* _What you have to do_
Please write out each entry exactly as it appears.
::::
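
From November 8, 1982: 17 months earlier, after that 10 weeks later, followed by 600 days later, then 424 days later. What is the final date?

June 6, 1984

Counting back 17 months from November 8, 1982:
month 11 − 17 = -6, which is month 6 of year 1981 → June 1981.
Day 8 is valid in June, giving June 8, 1981.
Advancing 10 weeks (= 70 days) from June 8, 1981:
June has 30 days, so 30 − 8 = 22 days remain after June 8, 1981; 70 − 22 = 48 left.
July 1981 has 31 days: 48 − 31 = 17 left.
17 days into August 1981 → August 17, 1981.
Advancing 600 days from August 17, 1981:
August has 31 days, so 31 − 17 = 14 days remain after August 17, 1981; 600 − 14 = 586 left.
September 1981 has 30 days: 586 − 30 = 556 left.
October 1981 has 31 days: 556 − 31 = 525 left.
November 1981 has 30 days: 525 − 30 = 495 left.
December 1981 has 31 days: 495 − 31 = 464 left.
January 1982 has 31 days: 464 − 31 = 433 left.
February 1982 has 28 days (1982 is not a leap year): 433 − 28 = 405 left.
March 1982 has 31 days: 405 − 31 = 374 left.
April 1982 has 30 days: 374 − 30 = 344 left.
May 1982 has 31 days: 344 − 31 = 313 left.
June 1982 has 30 days: 313 − 30 = 283 left.
July 1982 has 31 days: 283 − 31 = 252 left.
August 1982 has 31 days: 252 − 31 = 221 left.
September 1982 has 30 days: 221 − 30 = 191 left.
October 1982 has 31 days: 191 − 31 = 160 left.
November 1982 has 30 days: 160 − 30 = 130 left.
December 1982 has 31 days: 130 − 31 = 99 left.
January 1983 has 31 days: 99 − 31 = 68 left.
February 1983 has 28 days (1983 is not a leap year): 68 − 28 = 40 left.
March 1983 has 31 days: 40 − 31 = 9 left.
9 days into April 1983 → April 9, 1983.
Counting forward 424 days from April 9, 1983:
April has 30 days, so 30 − 9 = 21 days remain after April 9, 1983; 424 − 21 = 403 left.
May 1983 has 31 days: 403 − 31 = 372 left.
June 1983 has 30 days: 372 − 30 = 342 left.
July 1983 has 31 days: 342 − 31 = 311 left.
August 1983 has 31 days: 311 − 31 = 280 left.
September 1983 has 30 days: 280 − 30 = 250 left.
October 1983 has 31 days: 250 − 31 = 219 left.
November 1983 has 30 days: 219 − 30 = 189 left.
December 1983 has 31 days: 189 − 31 = 158 left.
January 1984 has 31 days: 158 − 31 = 127 left.
February 1984 has 29 days (1984 is a leap year): 127 − 29 = 98 left.
March 1984 has 31 days: 98 − 31 = 67 left.
April 1984 has 30 days: 67 − 30 = 37 left.
May 1984 has 31 days: 37 − 31 = 6 left.
6 days into June 1984 → June 6, 1984.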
::::
* _Reply to the task_
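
From November 8, 1982: 17 months earlier, after that 10 weeks later, followed by 600 days later, then 424 days later. What is the final date?

June 6, 1984

Counting back 17 months from November 8, 1982:
month 11 − 17 = -6, which is month 6 of year 1981 → June 1981.
Day 8 is valid in June, giving June 8, 1981.
Advancing 10 weeks (= 70 days) from June 8, 1981:
June has 30 days, so 30 − 8 = 22 days remain after June 8, 1981; 70 − 22 = 48 left.
July 1981 has 31 days: 48 − 31 = 17 left.
17 days into August 1981 → August 17, 1981.
Advancing 600 days from August 17, 1981:
August has 31 days, so 31 − 17 = 14 days remain after August 17, 1981; 600 − 14 = 586 left.
September 1981 has 30 days: 586 − 30 = 556 left.
October 1981 has 31 days: 556 − 31 = 525 left.
November 1981 has 30 days: 525 − 30 = 495 left.
December 1981 has 31 days: 495 − 31 = 464 left.
January 1982 has 31 days: 464 − 31 = 433 left.
February 1982 has 28 days (1982 is not a leap year): 433 − 28 = 405 left.
March 1982 has 31 days: 405 − 31 = 374 left.
April 1982 has 30 days: 374 − 30 = 344 left.
May 1982 has 31 days: 344 − 31 = 313 left.
June 1982 has 30 days: 313 − 30 = 283 left.
July 1982 has 31 days: 283 − 31 = 252 left.
August 1982 has 31 days: 252 − 31 = 221 left.
September 1982 has 30 days: 221 − 30 = 191 left.
October 1982 has 31 days: 191 − 31 = 160 left.
November 1982 has 30 days: 160 − 30 = 130 left.
December 1982 has 31 days: 130 − 31 = 99 left.
January 1983 has 31 days: 99 − 31 = 68 left.
February 1983 has 28 days (1983 is not a leap year): 68 − 28 = 40 left.
March 1983 has 31 days: 40 − 31 = 9 left.
9 days into April 1983 → April 9, 1983.
Counting forward 424 days from April 9, 1983:
April has 30 days, so 30 − 9 = 21 days remain after April 9, 1983; 424 − 21 = 403 left.
May 1983 has 31 days: 403 − 31 = 372 left.
June 1983 has 30 days: 372 − 30 = 342 left.
July 1983 has 31 days: 342 − 31 = 311 left.
August 1983 has 31 days: 311 − 31 = 280 left.
September 1983 has 30 days: 280 − 30 = 250 left.
October 1983 has 31 days: 250 − 31 = 219 left.
November 1983 has 30 days: 219 − 30 = 189 left.
December 1983 has 31 days: 189 − 31 = 158 left.
January 1984 has 31 days: 158 − 31 = 127 left.
February 1984 has 29 days (1984 is a leap year): 127 − 29 = 98 left.
March 1984 has 31 days: 98 − 31 = 67 left.
April 1984 has 30 days: 67 − 30 = 37 left.
May 1984 has 31 days: 37 − 31 = 6 left.
6 days into June 1984 → June 6, 1984.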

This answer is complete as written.